Where does the word "carnivore" occur in the entries below? Copy every line that has it.

Start of Data shown

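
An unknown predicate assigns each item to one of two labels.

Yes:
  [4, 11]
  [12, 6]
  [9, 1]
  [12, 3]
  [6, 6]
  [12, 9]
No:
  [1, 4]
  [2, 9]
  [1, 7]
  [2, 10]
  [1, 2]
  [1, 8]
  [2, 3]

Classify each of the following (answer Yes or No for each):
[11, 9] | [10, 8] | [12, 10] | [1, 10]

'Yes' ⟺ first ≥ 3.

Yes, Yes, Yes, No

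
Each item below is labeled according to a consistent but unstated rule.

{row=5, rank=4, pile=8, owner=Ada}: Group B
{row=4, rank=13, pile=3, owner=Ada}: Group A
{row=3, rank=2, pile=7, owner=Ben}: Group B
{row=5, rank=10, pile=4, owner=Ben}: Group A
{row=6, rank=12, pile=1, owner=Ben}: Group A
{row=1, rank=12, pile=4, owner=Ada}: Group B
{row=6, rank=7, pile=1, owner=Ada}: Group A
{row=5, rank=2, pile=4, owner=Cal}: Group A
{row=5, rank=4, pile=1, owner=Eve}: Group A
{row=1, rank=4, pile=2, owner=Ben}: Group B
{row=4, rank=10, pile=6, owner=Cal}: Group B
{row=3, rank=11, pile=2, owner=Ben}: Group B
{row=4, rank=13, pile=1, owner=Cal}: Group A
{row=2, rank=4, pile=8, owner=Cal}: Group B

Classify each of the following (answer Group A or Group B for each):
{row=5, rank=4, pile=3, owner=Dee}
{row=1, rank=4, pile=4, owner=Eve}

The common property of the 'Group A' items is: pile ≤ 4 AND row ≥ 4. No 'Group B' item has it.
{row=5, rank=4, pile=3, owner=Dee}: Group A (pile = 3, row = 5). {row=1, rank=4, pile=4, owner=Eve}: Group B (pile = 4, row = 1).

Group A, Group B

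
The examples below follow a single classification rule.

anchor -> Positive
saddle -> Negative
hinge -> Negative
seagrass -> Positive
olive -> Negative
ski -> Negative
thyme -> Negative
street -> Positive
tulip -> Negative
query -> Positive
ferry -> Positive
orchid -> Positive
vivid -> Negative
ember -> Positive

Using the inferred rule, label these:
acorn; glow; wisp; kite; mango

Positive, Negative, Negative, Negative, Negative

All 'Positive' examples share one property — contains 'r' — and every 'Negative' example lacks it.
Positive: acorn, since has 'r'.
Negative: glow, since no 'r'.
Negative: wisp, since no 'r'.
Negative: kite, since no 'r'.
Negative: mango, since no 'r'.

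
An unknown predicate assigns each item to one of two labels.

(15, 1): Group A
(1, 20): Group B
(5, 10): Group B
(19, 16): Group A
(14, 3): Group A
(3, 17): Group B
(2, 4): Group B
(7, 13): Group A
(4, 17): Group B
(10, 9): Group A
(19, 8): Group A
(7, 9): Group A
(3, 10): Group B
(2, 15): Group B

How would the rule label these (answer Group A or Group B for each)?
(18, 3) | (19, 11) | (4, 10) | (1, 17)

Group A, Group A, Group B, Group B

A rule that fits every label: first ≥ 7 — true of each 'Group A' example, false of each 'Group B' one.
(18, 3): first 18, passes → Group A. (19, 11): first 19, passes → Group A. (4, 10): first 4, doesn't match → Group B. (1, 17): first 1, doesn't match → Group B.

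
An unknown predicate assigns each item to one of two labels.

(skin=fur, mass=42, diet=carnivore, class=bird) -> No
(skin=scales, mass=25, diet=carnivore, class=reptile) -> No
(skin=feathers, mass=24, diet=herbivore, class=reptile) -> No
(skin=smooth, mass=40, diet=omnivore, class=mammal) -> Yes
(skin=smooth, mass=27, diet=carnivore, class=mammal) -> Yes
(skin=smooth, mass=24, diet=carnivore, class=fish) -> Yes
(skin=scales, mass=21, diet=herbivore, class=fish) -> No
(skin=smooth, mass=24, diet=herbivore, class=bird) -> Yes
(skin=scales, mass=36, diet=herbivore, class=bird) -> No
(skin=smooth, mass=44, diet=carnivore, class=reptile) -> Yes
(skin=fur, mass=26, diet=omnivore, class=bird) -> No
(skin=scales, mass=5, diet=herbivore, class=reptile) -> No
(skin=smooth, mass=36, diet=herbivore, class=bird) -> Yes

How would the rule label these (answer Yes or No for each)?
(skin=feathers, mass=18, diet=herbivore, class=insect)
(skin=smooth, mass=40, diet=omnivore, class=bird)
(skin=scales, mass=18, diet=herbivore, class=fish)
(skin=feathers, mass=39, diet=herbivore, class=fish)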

End of Data shown

> [Written reply]:
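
(skin=fur, mass=42, diet=carnivore, class=bird) -> No
(skin=scales, mass=25, diet=carnivore, class=reptile) -> No
(skin=smooth, mass=27, diet=carnivore, class=mammal) -> Yes
(skin=smooth, mass=24, diet=carnivore, class=fish) -> Yes
(skin=smooth, mass=44, diet=carnivore, class=reptile) -> Yes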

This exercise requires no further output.